═════ DATASET RECORDS

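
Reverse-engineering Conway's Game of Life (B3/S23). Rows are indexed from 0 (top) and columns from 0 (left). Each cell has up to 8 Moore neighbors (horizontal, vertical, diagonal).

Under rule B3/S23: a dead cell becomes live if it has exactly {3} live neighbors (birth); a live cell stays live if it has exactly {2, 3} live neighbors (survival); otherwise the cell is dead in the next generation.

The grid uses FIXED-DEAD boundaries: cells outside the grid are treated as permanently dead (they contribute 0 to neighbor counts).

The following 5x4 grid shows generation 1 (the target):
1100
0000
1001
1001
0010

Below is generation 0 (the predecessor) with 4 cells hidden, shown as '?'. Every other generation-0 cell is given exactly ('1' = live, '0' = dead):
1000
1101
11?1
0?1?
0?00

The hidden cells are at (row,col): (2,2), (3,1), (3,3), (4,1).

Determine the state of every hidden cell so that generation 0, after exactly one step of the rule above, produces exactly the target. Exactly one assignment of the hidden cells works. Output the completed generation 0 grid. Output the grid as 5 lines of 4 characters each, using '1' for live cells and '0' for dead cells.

Answer: 1000
1101
1101
0011
0100

Derivation:
Hidden generation-0 cells (in order): (2,2), (3,1), (3,3), (4,1).
A hidden cell only influences target cells in its own 3x3 neighborhood. Try each of the 2^4 = 16 assignments, step the completed generation 0 forward once under B3/S23, and compare with the target:
  (2,2)=0 (3,1)=0 (3,3)=0 (4,1)=0 -> step gives (3,0)='0' but target has '1' -> reject
  (2,2)=0 (3,1)=0 (3,3)=0 (4,1)=1 -> step gives (3,2)='1' but target has '0' -> reject
  (2,2)=0 (3,1)=0 (3,3)=1 (4,1)=0 -> step gives (3,0)='0' but target has '1' -> reject
  (2,2)=0 (3,1)=0 (3,3)=1 (4,1)=1 -> step reproduces the target at every cell -> ACCEPT
  (2,2)=0 (3,1)=1 (3,3)=0 (4,1)=0 -> step gives (2,0)='0' but target has '1' -> reject
  (2,2)=0 (3,1)=1 (3,3)=0 (4,1)=1 -> step gives (2,0)='0' but target has '1' -> reject
  (2,2)=0 (3,1)=1 (3,3)=1 (4,1)=0 -> step gives (2,0)='0' but target has '1' -> reject
  (2,2)=0 (3,1)=1 (3,3)=1 (4,1)=1 -> step gives (2,0)='0' but target has '1' -> reject
  (2,2)=1 (3,1)=0 (3,3)=0 (4,1)=0 -> step gives (1,3)='1' but target has '0' -> reject
  (2,2)=1 (3,1)=0 (3,3)=0 (4,1)=1 -> step gives (1,3)='1' but target has '0' -> reject
  (2,2)=1 (3,1)=0 (3,3)=1 (4,1)=0 -> step gives (1,3)='1' but target has '0' -> reject
  (2,2)=1 (3,1)=0 (3,3)=1 (4,1)=1 -> step gives (1,3)='1' but target has '0' -> reject
  (2,2)=1 (3,1)=1 (3,3)=0 (4,1)=0 -> step gives (1,3)='1' but target has '0' -> reject
  (2,2)=1 (3,1)=1 (3,3)=0 (4,1)=1 -> step gives (1,3)='1' but target has '0' -> reject
  (2,2)=1 (3,1)=1 (3,3)=1 (4,1)=0 -> step gives (1,3)='1' but target has '0' -> reject
  (2,2)=1 (3,1)=1 (3,3)=1 (4,1)=1 -> step gives (1,3)='1' but target has '0' -> reject
Unique solution: (2,2)=dead, (3,1)=dead, (3,3)=live, (4,1)=live.
Check: live-neighbor counts of every cell in the completed generation 0:
2321
4441
3463
3442
1132
Applying B3/S23 to generation 0 with these counts gives:
1100
0000
1001
1001
0010
which matches the target exactly.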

══════════

TASK BRIEF:
Set down every entry exactly as it appears.

EXERCISE SOLUTION:
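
Reverse-engineering Conway's Game of Life (B3/S23). Rows are indexed from 0 (top) and columns from 0 (left). Each cell has up to 8 Moore neighbors (horizontal, vertical, diagonal).

Under rule B3/S23: a dead cell becomes live if it has exactly {3} live neighbors (birth); a live cell stays live if it has exactly {2, 3} live neighbors (survival); otherwise the cell is dead in the next generation.

The grid uses FIXED-DEAD boundaries: cells outside the grid are treated as permanently dead (they contribute 0 to neighbor counts).

The following 5x4 grid shows generation 1 (the target):
1100
0000
1001
1001
0010

Below is generation 0 (the predecessor) with 4 cells hidden, shown as '?'. Every other generation-0 cell is given exactly ('1' = live, '0' = dead):
1000
1101
11?1
0?1?
0?00

The hidden cells are at (row,col): (2,2), (3,1), (3,3), (4,1).

Determine the state of every hidden cell so that generation 0, after exactly one step of the rule above, produces exactly the target. Exactly one assignment of the hidden cells works. Output the completed generation 0 grid. Output the grid as 5 lines of 4 characters each, using '1' for live cells and '0' for dead cells.

Answer: 1000
1101
1101
0011
0100

Derivation:
Hidden generation-0 cells (in order): (2,2), (3,1), (3,3), (4,1).
A hidden cell only influences target cells in its own 3x3 neighborhood. Try each of the 2^4 = 16 assignments, step the completed generation 0 forward once under B3/S23, and compare with the target:
  (2,2)=0 (3,1)=0 (3,3)=0 (4,1)=0 -> step gives (3,0)='0' but target has '1' -> reject
  (2,2)=0 (3,1)=0 (3,3)=0 (4,1)=1 -> step gives (3,2)='1' but target has '0' -> reject
  (2,2)=0 (3,1)=0 (3,3)=1 (4,1)=0 -> step gives (3,0)='0' but target has '1' -> reject
  (2,2)=0 (3,1)=0 (3,3)=1 (4,1)=1 -> step reproduces the target at every cell -> ACCEPT
  (2,2)=0 (3,1)=1 (3,3)=0 (4,1)=0 -> step gives (2,0)='0' but target has '1' -> reject
  (2,2)=0 (3,1)=1 (3,3)=0 (4,1)=1 -> step gives (2,0)='0' but target has '1' -> reject
  (2,2)=0 (3,1)=1 (3,3)=1 (4,1)=0 -> step gives (2,0)='0' but target has '1' -> reject
  (2,2)=0 (3,1)=1 (3,3)=1 (4,1)=1 -> step gives (2,0)='0' but target has '1' -> reject
  (2,2)=1 (3,1)=0 (3,3)=0 (4,1)=0 -> step gives (1,3)='1' but target has '0' -> reject
  (2,2)=1 (3,1)=0 (3,3)=0 (4,1)=1 -> step gives (1,3)='1' but target has '0' -> reject
  (2,2)=1 (3,1)=0 (3,3)=1 (4,1)=0 -> step gives (1,3)='1' but target has '0' -> reject
  (2,2)=1 (3,1)=0 (3,3)=1 (4,1)=1 -> step gives (1,3)='1' but target has '0' -> reject
  (2,2)=1 (3,1)=1 (3,3)=0 (4,1)=0 -> step gives (1,3)='1' but target has '0' -> reject
  (2,2)=1 (3,1)=1 (3,3)=0 (4,1)=1 -> step gives (1,3)='1' but target has '0' -> reject
  (2,2)=1 (3,1)=1 (3,3)=1 (4,1)=0 -> step gives (1,3)='1' but target has '0' -> reject
  (2,2)=1 (3,1)=1 (3,3)=1 (4,1)=1 -> step gives (1,3)='1' but target has '0' -> reject
Unique solution: (2,2)=dead, (3,1)=dead, (3,3)=live, (4,1)=live.
Check: live-neighbor counts of every cell in the completed generation 0:
2321
4441
3463
3442
1132
Applying B3/S23 to generation 0 with these counts gives:
1100
0000
1001
1001
0010
which matches the target exactly.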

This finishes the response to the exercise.